▶ WHAT IS REQUIRED:
Go to the line below containing "In a multipole" and print exactly from there through the line containing "The l = 4 term", both included. Print nothing else.

----

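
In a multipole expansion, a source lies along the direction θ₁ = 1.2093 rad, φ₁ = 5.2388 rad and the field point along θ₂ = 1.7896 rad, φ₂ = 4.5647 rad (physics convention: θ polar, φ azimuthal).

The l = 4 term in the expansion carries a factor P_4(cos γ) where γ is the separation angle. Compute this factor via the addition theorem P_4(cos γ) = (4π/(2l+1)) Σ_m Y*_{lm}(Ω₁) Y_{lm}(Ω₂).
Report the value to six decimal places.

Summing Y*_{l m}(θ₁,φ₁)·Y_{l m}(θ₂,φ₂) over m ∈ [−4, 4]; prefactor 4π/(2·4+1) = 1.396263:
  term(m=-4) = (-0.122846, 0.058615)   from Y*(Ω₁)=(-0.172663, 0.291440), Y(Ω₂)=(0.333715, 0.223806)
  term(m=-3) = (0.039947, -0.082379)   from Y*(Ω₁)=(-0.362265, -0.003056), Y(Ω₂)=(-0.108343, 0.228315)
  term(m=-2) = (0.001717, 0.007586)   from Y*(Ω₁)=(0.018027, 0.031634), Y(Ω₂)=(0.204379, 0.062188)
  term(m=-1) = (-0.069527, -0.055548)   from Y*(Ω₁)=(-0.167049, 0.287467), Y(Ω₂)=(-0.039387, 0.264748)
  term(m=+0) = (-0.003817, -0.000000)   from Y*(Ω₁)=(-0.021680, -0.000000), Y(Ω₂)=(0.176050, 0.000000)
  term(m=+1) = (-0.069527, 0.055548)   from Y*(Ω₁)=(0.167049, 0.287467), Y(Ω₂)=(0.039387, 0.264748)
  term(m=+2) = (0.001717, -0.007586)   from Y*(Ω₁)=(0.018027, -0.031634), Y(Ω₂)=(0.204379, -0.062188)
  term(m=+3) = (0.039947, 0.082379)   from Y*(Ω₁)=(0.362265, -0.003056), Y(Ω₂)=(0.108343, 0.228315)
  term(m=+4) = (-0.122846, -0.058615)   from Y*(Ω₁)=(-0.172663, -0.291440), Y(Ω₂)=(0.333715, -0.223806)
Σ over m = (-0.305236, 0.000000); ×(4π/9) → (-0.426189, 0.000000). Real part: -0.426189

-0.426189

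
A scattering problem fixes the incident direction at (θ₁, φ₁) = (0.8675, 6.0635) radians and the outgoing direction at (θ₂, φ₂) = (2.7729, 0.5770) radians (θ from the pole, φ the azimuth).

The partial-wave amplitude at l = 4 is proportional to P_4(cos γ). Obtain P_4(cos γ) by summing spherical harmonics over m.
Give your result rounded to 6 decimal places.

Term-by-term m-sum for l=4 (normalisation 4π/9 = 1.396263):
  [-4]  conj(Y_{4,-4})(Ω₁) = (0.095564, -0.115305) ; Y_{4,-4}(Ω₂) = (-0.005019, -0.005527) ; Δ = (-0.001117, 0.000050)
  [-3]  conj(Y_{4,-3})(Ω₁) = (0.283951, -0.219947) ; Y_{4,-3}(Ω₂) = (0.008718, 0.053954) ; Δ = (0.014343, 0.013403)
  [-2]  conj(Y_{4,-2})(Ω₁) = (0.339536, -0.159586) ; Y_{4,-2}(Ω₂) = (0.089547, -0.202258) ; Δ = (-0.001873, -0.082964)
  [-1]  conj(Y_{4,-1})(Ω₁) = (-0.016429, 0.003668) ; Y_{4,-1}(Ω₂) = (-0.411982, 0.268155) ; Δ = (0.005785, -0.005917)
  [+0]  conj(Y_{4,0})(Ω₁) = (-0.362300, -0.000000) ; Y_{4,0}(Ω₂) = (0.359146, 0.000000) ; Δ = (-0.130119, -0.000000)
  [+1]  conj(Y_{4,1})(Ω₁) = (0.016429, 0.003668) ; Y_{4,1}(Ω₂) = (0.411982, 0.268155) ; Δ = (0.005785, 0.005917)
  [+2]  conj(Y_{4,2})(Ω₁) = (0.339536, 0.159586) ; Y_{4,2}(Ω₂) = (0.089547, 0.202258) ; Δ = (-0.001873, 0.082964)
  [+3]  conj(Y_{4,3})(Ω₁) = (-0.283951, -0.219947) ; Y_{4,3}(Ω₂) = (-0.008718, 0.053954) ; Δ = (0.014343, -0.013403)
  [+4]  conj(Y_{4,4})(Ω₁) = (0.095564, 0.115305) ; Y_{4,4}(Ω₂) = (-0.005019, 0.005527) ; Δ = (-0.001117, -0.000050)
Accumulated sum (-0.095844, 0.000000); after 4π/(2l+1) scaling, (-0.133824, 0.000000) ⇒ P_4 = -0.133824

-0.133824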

----

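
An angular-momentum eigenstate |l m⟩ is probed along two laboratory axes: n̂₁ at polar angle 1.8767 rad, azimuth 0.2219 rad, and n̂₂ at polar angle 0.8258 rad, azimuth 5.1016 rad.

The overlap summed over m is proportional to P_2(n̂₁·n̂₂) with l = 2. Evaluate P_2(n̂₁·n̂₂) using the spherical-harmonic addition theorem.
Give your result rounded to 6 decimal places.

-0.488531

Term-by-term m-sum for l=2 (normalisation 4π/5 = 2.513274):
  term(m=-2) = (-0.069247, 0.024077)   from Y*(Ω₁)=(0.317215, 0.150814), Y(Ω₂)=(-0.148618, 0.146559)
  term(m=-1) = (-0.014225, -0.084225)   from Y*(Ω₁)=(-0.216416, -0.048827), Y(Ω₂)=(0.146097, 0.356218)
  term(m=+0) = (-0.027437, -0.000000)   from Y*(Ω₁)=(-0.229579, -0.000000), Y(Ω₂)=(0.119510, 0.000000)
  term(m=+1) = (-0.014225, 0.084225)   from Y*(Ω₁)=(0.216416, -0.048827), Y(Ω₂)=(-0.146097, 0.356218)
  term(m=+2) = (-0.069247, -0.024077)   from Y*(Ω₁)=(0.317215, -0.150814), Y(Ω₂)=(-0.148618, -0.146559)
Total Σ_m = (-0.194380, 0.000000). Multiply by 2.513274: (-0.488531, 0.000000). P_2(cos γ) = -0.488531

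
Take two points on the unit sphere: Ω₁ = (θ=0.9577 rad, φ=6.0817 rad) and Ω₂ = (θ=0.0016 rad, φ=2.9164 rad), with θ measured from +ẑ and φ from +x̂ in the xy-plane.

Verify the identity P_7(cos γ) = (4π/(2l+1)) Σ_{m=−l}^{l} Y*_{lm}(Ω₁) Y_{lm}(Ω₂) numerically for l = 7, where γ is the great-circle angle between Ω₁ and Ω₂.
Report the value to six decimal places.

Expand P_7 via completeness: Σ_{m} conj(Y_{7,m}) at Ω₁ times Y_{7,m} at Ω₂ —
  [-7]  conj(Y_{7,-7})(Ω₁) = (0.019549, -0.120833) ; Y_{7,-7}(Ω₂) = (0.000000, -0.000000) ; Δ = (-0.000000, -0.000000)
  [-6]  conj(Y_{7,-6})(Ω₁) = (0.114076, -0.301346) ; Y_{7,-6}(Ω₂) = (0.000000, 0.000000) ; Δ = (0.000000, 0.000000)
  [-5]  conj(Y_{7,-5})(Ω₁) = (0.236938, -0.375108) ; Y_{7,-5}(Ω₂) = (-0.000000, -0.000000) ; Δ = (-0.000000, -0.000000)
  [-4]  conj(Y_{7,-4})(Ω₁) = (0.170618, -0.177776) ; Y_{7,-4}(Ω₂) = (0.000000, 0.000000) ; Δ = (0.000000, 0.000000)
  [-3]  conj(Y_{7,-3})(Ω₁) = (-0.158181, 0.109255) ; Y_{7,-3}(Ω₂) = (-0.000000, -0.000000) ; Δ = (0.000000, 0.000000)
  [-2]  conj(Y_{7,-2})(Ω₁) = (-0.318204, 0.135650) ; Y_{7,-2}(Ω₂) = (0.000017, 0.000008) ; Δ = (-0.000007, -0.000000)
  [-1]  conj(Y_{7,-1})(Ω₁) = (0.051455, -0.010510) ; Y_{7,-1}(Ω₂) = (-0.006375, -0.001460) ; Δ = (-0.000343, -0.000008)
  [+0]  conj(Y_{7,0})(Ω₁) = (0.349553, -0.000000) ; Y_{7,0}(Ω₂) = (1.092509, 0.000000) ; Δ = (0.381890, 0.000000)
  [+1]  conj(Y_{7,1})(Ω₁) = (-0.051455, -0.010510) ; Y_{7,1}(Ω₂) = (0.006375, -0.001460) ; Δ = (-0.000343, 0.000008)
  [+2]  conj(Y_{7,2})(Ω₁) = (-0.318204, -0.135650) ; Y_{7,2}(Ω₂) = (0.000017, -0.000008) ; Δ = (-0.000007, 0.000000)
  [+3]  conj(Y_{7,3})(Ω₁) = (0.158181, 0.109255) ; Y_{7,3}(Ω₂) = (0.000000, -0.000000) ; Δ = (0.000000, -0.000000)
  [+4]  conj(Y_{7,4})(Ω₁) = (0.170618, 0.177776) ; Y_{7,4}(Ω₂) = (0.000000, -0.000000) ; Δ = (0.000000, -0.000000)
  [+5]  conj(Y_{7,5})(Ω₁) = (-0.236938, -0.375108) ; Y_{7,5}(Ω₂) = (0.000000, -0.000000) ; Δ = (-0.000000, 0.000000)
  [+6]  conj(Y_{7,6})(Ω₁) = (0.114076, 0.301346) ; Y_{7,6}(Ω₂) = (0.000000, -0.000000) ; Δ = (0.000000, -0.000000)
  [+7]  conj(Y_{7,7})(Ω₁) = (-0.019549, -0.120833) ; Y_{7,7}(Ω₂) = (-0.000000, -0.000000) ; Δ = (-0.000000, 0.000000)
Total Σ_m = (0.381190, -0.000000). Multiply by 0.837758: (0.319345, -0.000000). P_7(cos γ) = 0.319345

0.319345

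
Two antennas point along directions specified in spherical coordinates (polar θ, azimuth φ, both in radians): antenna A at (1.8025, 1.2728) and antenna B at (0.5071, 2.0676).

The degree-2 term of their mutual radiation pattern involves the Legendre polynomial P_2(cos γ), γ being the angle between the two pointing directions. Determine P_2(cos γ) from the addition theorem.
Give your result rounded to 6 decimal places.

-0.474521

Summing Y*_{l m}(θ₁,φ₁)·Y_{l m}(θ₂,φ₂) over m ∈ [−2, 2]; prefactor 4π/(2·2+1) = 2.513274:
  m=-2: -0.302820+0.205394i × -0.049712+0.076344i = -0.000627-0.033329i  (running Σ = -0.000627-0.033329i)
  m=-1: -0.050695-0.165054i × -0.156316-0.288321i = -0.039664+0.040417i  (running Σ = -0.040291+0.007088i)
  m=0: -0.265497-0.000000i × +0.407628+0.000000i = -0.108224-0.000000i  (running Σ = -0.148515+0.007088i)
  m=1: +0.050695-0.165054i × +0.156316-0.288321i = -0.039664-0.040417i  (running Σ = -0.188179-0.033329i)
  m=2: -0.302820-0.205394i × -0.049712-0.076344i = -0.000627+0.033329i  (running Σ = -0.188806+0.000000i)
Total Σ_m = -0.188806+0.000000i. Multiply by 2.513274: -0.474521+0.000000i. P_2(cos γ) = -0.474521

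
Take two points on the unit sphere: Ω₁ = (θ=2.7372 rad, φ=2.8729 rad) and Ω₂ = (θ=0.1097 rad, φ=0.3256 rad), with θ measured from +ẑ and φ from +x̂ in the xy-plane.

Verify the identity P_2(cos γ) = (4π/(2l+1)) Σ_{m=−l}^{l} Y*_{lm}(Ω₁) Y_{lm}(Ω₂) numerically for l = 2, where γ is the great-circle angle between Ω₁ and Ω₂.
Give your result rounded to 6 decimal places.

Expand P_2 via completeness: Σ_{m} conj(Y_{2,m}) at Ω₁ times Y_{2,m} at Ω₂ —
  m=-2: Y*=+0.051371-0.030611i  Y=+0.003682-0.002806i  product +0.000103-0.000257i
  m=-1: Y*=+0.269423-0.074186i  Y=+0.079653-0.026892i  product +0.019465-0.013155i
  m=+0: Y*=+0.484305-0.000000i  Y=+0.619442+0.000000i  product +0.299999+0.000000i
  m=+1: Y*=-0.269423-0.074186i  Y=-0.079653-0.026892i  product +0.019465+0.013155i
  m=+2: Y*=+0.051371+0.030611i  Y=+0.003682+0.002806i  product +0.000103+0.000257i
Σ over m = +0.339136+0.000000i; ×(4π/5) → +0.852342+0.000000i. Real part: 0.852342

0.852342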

----

▶ EXPECTED ANSWER:
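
In a multipole expansion, a source lies along the direction θ₁ = 1.2093 rad, φ₁ = 5.2388 rad and the field point along θ₂ = 1.7896 rad, φ₂ = 4.5647 rad (physics convention: θ polar, φ azimuthal).

The l = 4 term in the expansion carries a factor P_4(cos γ) where γ is the separation angle. Compute this factor via the addition theorem P_4(cos γ) = (4π/(2l+1)) Σ_m Y*_{lm}(Ω₁) Y_{lm}(Ω₂).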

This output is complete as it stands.